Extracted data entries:
-*-
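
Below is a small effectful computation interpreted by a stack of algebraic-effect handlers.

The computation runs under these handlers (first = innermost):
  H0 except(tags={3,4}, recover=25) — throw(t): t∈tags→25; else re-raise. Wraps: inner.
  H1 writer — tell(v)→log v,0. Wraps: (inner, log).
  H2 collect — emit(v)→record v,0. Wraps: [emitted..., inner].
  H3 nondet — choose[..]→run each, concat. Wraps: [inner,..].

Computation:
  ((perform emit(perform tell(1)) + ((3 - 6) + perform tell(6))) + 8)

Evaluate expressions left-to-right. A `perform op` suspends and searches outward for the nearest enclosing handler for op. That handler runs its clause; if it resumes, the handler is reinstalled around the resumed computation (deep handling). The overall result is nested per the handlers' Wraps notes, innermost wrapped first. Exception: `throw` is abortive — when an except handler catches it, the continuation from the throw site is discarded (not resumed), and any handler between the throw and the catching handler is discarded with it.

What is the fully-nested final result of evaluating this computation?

Working:
tell(1) @ H1 ⇒ log+=1
emit(0) @ H2 ⇒ out+=0
tell(6) @ H1 ⇒ log+=6
H0 returns 5
H1 returns (5, (1, 6))
H2 returns [0, (5, (1, 6))]
H3 returns [[0, (5, (1, 6))]]
= [[0, (5, (1, 6))]]

Answer: [[0, (5, (1, 6))]]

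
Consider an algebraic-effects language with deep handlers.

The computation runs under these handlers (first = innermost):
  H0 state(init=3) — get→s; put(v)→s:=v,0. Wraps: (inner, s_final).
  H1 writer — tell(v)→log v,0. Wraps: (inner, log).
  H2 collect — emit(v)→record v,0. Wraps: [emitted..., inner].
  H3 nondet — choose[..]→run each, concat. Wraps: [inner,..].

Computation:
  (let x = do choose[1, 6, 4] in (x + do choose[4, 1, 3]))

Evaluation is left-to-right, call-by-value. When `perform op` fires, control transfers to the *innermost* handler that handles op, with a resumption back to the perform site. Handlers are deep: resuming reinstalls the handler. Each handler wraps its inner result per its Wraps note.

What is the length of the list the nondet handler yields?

Working:
choose[1, 6, 4] @ H3
  branch[0] choose=1:
    choose[4, 1, 3] @ H3
      branch[0] choose=4:
        H0 returns (5, 3)
        H1 returns ((5, 3), ())
        H2 returns [((5, 3), ())]
        H3 returns [[((5, 3), ())]]
      branch[1] choose=1:
        H0 returns (2, 3)
        H1 returns ((2, 3), ())
        H2 returns [((2, 3), ())]
        H3 returns [[((2, 3), ())]]
      branch[2] choose=3:
        H0 returns (4, 3)
        H1 returns ((4, 3), ())
        H2 returns [((4, 3), ())]
        H3 returns [[((4, 3), ())]]
  branch[1] choose=6:
    choose[4, 1, 3] @ H3
      branch[0] choose=4:
        H0 returns (10, 3)
        H1 returns ((10, 3), ())
        H2 returns [((10, 3), ())]
        H3 returns [[((10, 3), ())]]
      branch[1] choose=1:
        H0 returns (7, 3)
        H1 returns ((7, 3), ())
        H2 returns [((7, 3), ())]
        H3 returns [[((7, 3), ())]]
      branch[2] choose=3:
        H0 returns (9, 3)
        H1 returns ((9, 3), ())
        H2 returns [((9, 3), ())]
        H3 returns [[((9, 3), ())]]
  branch[2] choose=4:
    choose[4, 1, 3] @ H3
      branch[0] choose=4:
        H0 returns (8, 3)
        H1 returns ((8, 3), ())
        H2 returns [((8, 3), ())]
        H3 returns [[((8, 3), ())]]
      branch[1] choose=1:
        H0 returns (5, 3)
        H1 returns ((5, 3), ())
        H2 returns [((5, 3), ())]
        H3 returns [[((5, 3), ())]]
      branch[2] choose=3:
        H0 returns (7, 3)
        H1 returns ((7, 3), ())
        H2 returns [((7, 3), ())]
        H3 returns [[((7, 3), ())]]
= [[((5, 3), ())], [((2, 3), ())], [((4, 3), ())], [((10, 3), ())], [((7, 3), ())], [((9, 3), ())], [((8, 3), ())], [((5, 3), ())], [((7, 3), ())]]

Answer: 9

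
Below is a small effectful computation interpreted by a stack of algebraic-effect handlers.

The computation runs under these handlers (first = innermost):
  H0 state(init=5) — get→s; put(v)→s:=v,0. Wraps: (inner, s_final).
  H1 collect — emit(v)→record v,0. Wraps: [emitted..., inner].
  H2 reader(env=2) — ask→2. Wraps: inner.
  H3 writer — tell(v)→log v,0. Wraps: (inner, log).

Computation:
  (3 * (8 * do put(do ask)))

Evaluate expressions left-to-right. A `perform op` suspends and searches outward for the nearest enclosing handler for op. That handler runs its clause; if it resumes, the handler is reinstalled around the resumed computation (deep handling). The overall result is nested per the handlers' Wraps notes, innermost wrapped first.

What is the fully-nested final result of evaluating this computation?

Answer: ([(0, 2)], ())

Working:
ask @ H2 ⇒ 2
put(2) @ H0 ⇒ s:=2
H0 returns (0, 2)
H1 returns [(0, 2)]
H2 returns [(0, 2)]
H3 returns ([(0, 2)], ())
= ([(0, 2)], ())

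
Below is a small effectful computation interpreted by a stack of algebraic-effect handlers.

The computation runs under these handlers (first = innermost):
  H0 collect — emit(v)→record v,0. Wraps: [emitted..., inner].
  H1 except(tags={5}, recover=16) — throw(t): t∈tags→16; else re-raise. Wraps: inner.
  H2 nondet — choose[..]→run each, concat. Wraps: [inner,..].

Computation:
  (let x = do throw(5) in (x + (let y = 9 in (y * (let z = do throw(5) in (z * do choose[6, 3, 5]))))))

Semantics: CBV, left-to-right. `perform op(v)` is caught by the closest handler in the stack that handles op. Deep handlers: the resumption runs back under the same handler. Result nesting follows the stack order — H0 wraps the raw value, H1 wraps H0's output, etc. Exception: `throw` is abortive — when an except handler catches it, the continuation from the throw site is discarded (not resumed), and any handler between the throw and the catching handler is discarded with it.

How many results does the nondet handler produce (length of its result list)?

Step-by-step:
throw(5) @ H1 caught ⇒ 16
H2 returns [16]
= [16]

Answer: 1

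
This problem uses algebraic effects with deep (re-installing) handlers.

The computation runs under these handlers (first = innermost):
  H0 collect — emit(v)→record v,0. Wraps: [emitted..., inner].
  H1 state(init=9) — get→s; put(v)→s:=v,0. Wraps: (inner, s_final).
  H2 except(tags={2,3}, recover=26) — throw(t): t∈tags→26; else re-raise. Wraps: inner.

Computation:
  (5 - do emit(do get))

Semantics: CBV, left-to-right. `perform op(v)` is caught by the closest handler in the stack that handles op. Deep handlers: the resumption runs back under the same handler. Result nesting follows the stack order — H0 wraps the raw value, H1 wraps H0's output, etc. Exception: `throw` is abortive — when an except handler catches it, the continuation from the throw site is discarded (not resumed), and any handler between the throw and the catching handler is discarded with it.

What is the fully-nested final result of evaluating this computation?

Answer: ([9, 5], 9)

Working:
get @ H1 ⇒ 9
emit(9) @ H0 ⇒ out+=9
H0 returns [9, 5]
H1 returns ([9, 5], 9)
H2 returns ([9, 5], 9)
= ([9, 5], 9)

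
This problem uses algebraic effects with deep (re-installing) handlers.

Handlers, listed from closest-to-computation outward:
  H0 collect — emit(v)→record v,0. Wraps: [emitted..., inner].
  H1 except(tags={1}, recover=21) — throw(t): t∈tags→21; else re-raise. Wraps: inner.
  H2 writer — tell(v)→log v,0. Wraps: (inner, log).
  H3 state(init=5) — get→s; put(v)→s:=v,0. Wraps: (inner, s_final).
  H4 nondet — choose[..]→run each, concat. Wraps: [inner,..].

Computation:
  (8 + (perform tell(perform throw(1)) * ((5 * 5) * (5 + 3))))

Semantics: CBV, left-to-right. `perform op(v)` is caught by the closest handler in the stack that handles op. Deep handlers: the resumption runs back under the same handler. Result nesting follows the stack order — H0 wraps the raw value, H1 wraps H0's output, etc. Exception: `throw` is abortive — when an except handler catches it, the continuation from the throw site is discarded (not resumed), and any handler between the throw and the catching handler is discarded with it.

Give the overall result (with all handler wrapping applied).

Working:
throw(1) @ H1 caught ⇒ 21
H2 returns (21, ())
H3 returns ((21, ()), 5)
H4 returns [((21, ()), 5)]
= [((21, ()), 5)]

Answer: [((21, ()), 5)]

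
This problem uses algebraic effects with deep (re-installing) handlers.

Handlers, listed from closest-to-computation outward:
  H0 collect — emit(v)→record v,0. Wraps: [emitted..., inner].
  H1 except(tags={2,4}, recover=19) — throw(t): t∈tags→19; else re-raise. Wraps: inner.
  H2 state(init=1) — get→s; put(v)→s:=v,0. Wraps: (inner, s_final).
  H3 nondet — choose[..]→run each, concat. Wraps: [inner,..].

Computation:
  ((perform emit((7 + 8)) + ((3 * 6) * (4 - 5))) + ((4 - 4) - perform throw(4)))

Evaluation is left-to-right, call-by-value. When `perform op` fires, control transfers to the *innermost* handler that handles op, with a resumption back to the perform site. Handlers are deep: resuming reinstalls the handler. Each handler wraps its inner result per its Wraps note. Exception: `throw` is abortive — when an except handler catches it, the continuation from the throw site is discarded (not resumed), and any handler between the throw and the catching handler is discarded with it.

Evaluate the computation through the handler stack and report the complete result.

Answer: [(19, 1)]

Evaluation trace:
emit(15) @ H0 ⇒ out+=15
throw(4) @ H1 caught ⇒ 19
H2 returns (19, 1)
H3 returns [(19, 1)]
= [(19, 1)]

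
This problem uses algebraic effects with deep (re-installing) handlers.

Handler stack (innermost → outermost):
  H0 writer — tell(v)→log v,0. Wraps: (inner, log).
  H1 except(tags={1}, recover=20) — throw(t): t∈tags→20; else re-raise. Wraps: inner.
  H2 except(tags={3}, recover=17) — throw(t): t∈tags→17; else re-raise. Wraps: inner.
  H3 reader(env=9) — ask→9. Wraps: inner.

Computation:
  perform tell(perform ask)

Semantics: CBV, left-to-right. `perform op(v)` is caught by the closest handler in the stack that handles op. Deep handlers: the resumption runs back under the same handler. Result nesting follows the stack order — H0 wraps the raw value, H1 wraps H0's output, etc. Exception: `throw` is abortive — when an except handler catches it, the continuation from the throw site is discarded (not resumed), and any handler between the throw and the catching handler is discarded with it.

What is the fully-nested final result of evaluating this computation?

Answer: (0, (9))

Step-by-step:
ask @ H3 ⇒ 9
tell(9) @ H0 ⇒ log+=9
H0 returns (0, (9))
H1 returns (0, (9))
H2 returns (0, (9))
H3 returns (0, (9))
= (0, (9))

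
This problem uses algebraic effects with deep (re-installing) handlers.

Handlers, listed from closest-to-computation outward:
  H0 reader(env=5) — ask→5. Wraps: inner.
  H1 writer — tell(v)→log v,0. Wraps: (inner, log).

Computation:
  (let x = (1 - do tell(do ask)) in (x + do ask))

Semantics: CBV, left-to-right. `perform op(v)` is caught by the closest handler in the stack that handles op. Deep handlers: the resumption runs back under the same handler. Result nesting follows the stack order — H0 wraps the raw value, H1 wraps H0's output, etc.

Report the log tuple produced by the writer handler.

Evaluation trace:
ask @ H0 ⇒ 5
tell(5) @ H1 ⇒ log+=5
ask @ H0 ⇒ 5
H0 returns 6
H1 returns (6, (5))
= (6, (5))

Answer: (5)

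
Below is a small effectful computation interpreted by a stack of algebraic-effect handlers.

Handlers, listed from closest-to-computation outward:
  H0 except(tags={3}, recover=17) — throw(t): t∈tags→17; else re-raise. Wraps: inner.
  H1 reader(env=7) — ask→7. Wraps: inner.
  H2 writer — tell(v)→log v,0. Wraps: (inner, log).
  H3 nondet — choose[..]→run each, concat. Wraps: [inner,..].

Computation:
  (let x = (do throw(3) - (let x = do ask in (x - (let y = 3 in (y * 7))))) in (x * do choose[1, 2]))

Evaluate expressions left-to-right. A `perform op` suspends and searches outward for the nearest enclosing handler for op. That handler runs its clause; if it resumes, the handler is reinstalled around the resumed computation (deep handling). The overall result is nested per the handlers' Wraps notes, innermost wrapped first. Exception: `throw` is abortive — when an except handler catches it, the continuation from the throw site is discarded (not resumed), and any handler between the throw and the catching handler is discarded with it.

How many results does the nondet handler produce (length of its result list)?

Answer: 1

Step-by-step:
throw(3) @ H0 caught ⇒ 17
H1 returns 17
H2 returns (17, ())
H3 returns [(17, ())]
= [(17, ())]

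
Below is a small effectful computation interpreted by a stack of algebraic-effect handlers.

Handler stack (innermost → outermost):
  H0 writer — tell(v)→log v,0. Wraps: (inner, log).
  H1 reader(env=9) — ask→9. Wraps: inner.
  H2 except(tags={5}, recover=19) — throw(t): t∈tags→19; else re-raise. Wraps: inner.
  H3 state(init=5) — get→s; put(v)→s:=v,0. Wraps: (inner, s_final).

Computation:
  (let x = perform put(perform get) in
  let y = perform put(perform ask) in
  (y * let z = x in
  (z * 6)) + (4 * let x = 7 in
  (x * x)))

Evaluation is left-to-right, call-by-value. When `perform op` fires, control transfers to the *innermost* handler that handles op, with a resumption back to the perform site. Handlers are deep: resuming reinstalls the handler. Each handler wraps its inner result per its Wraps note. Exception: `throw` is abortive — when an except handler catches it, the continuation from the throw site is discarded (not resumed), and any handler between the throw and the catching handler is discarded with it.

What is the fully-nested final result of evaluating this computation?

Answer: ((196, ()), 9)

Step-by-step:
get @ H3 ⇒ 5
put(5) @ H3 ⇒ s:=5
ask @ H1 ⇒ 9
put(9) @ H3 ⇒ s:=9
H0 returns (196, ())
H1 returns (196, ())
H2 returns (196, ())
H3 returns ((196, ()), 9)
= ((196, ()), 9)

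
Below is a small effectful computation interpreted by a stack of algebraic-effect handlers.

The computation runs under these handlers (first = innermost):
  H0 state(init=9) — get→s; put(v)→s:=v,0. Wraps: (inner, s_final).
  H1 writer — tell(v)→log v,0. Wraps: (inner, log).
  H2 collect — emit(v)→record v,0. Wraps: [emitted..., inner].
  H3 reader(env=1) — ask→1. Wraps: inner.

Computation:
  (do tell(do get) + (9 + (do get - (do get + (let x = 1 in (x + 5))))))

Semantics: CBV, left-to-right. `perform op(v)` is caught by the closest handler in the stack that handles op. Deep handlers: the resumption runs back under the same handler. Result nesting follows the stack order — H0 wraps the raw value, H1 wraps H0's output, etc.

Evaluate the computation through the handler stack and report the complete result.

Evaluation trace:
get @ H0 ⇒ 9
tell(9) @ H1 ⇒ log+=9
get @ H0 ⇒ 9
get @ H0 ⇒ 9
H0 returns (3, 9)
H1 returns ((3, 9), (9))
H2 returns [((3, 9), (9))]
H3 returns [((3, 9), (9))]
= [((3, 9), (9))]

Answer: [((3, 9), (9))]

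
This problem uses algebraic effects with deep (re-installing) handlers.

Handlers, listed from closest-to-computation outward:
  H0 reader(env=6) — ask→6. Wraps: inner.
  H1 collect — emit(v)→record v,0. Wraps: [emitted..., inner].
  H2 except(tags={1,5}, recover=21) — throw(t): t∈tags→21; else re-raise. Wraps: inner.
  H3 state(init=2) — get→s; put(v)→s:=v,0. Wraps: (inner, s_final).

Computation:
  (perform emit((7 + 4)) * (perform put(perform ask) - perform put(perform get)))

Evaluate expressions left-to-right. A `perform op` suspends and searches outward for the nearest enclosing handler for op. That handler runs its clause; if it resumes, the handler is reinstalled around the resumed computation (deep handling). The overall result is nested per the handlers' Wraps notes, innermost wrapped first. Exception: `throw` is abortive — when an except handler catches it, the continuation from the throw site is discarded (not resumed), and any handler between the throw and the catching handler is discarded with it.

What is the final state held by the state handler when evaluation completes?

Answer: 6

Step-by-step:
emit(11) @ H1 ⇒ out+=11
ask @ H0 ⇒ 6
put(6) @ H3 ⇒ s:=6
get @ H3 ⇒ 6
put(6) @ H3 ⇒ s:=6
H0 returns 0
H1 returns [11, 0]
H2 returns [11, 0]
H3 returns ([11, 0], 6)
= ([11, 0], 6)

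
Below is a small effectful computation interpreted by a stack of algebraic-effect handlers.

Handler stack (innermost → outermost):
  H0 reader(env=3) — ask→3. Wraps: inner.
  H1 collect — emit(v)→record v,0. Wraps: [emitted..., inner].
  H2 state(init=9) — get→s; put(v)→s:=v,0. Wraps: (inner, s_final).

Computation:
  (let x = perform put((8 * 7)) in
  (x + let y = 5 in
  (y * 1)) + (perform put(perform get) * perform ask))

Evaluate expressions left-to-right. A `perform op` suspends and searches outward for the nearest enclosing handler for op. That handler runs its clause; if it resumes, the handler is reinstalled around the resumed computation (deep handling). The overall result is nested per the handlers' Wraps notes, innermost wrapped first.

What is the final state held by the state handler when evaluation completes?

Evaluation trace:
put(56) @ H2 ⇒ s:=56
get @ H2 ⇒ 56
put(56) @ H2 ⇒ s:=56
ask @ H0 ⇒ 3
H0 returns 5
H1 returns [5]
H2 returns ([5], 56)
= ([5], 56)

Answer: 56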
-*-
#### Prompt
Where a line of the entries above holds the word "init", return that line.

#### Response to the task
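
  H0 state(init=3) — get→s; put(v)→s:=v,0. Wraps: (inner, s_final).
  H0 state(init=5) — get→s; put(v)→s:=v,0. Wraps: (inner, s_final).
  H1 state(init=9) — get→s; put(v)→s:=v,0. Wraps: (inner, s_final).
  H3 state(init=5) — get→s; put(v)→s:=v,0. Wraps: (inner, s_final).
  H2 state(init=1) — get→s; put(v)→s:=v,0. Wraps: (inner, s_final).
  H3 state(init=5) — get→s; put(v)→s:=v,0. Wraps: (inner, s_final).
  H0 state(init=9) — get→s; put(v)→s:=v,0. Wraps: (inner, s_final).
  H3 state(init=2) — get→s; put(v)→s:=v,0. Wraps: (inner, s_final).
  H2 state(init=9) — get→s; put(v)→s:=v,0. Wraps: (inner, s_final).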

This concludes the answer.